The task:
Your answer should be every line from the records that contains "Total".

[Source data]
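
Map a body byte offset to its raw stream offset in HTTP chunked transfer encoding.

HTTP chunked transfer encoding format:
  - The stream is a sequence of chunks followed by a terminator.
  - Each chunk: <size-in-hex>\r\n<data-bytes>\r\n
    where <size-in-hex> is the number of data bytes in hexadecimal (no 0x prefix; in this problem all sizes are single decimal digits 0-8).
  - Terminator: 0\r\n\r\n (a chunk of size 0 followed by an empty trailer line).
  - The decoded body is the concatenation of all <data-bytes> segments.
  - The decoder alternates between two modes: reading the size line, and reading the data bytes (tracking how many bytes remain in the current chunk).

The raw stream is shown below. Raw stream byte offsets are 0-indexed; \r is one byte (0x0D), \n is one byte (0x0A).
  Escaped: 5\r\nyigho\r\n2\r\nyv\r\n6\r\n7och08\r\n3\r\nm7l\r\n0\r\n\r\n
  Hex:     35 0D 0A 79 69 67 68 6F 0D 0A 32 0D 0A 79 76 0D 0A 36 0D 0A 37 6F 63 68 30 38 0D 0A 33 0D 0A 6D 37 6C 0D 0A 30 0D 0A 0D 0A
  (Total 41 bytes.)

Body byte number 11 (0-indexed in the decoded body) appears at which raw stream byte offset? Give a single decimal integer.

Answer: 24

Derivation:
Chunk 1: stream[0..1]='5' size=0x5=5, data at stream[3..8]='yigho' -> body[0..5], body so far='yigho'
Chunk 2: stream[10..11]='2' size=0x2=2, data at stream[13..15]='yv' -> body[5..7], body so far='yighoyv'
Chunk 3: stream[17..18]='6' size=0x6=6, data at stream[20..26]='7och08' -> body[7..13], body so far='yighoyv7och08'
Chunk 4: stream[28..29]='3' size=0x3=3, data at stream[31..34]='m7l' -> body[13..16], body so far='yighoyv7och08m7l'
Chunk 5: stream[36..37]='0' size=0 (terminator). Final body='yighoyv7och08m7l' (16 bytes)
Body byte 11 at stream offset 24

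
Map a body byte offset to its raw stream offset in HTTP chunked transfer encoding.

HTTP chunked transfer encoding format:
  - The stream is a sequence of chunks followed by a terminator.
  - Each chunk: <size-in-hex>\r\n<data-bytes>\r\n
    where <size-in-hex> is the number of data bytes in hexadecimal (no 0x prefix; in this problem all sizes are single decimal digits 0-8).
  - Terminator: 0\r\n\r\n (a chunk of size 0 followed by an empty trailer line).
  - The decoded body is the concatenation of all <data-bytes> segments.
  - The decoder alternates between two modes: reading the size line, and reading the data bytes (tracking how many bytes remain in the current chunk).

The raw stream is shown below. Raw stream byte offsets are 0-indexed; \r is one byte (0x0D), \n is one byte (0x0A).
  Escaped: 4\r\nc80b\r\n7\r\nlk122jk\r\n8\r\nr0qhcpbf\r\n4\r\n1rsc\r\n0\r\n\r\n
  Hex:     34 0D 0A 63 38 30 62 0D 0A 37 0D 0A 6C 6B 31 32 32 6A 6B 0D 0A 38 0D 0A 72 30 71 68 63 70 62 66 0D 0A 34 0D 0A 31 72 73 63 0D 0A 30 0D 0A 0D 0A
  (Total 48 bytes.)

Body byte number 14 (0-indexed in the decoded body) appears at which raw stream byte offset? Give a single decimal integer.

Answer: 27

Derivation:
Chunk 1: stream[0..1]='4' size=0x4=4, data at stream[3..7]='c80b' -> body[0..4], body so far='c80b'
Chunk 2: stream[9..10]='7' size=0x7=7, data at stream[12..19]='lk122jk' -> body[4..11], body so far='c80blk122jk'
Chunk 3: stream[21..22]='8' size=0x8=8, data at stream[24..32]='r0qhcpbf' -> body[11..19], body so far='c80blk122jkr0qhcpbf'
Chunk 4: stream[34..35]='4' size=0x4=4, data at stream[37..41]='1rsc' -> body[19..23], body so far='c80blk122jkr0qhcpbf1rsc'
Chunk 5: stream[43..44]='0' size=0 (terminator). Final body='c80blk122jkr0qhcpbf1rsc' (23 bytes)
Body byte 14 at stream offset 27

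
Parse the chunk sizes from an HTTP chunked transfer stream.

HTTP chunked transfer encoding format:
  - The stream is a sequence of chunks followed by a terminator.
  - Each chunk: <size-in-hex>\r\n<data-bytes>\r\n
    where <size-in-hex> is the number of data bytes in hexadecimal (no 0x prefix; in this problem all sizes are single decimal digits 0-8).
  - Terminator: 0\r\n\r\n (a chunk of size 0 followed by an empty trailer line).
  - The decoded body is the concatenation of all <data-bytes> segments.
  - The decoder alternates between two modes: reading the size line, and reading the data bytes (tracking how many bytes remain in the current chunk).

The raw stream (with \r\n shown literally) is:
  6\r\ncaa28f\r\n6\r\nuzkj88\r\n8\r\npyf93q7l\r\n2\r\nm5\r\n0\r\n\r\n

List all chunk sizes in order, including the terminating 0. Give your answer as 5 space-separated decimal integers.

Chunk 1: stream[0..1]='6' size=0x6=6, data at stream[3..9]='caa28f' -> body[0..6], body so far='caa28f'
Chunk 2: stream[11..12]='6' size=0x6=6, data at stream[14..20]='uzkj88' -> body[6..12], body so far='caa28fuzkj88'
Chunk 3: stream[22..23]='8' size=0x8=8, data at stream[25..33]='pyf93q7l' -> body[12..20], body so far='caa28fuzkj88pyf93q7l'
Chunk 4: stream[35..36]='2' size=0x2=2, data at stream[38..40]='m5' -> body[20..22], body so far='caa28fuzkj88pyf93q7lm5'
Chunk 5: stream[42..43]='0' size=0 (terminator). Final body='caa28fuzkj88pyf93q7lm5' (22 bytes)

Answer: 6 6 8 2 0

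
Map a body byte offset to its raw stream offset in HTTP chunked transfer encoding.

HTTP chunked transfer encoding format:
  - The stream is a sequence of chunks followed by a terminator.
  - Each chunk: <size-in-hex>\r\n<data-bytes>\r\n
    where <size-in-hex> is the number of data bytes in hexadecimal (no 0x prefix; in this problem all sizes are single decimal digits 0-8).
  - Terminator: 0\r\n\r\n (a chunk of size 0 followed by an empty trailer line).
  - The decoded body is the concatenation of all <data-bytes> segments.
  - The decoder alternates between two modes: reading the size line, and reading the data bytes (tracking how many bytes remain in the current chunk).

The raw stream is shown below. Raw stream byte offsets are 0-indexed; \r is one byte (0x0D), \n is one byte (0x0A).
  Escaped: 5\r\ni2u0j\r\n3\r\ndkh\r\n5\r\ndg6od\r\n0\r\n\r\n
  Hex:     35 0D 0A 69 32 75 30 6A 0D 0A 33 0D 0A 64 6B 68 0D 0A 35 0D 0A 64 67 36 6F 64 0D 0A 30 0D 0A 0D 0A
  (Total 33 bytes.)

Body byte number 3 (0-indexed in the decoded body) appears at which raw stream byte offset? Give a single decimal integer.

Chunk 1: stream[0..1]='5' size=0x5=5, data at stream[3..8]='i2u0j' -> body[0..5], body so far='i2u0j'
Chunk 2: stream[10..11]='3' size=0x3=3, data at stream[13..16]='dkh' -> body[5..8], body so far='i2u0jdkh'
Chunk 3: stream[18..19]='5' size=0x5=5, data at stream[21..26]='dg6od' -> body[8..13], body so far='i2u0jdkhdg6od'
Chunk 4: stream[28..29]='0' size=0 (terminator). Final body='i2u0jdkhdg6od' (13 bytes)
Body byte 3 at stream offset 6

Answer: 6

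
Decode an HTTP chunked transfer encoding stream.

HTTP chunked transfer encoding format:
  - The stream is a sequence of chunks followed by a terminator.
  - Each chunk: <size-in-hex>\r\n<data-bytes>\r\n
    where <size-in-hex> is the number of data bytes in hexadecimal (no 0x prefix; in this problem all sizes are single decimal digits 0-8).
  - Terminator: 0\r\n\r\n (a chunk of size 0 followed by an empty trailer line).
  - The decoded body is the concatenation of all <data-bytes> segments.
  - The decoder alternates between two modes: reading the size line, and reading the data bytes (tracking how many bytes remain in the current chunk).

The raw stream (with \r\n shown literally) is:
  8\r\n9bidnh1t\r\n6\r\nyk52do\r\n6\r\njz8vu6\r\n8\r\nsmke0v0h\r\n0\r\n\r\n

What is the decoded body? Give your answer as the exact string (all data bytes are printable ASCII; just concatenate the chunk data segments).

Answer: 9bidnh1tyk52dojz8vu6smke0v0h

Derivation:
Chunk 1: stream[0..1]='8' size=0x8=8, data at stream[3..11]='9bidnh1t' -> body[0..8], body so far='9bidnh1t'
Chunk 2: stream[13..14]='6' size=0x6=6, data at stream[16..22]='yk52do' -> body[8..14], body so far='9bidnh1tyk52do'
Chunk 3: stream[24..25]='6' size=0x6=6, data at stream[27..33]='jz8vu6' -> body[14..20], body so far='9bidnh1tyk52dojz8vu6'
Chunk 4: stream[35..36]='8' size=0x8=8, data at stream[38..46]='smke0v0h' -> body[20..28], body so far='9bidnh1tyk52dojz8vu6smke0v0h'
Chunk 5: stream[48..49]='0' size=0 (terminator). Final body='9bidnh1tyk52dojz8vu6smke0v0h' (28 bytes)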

Reply:
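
  (Total 41 bytes.)
  (Total 48 bytes.)
  (Total 33 bytes.)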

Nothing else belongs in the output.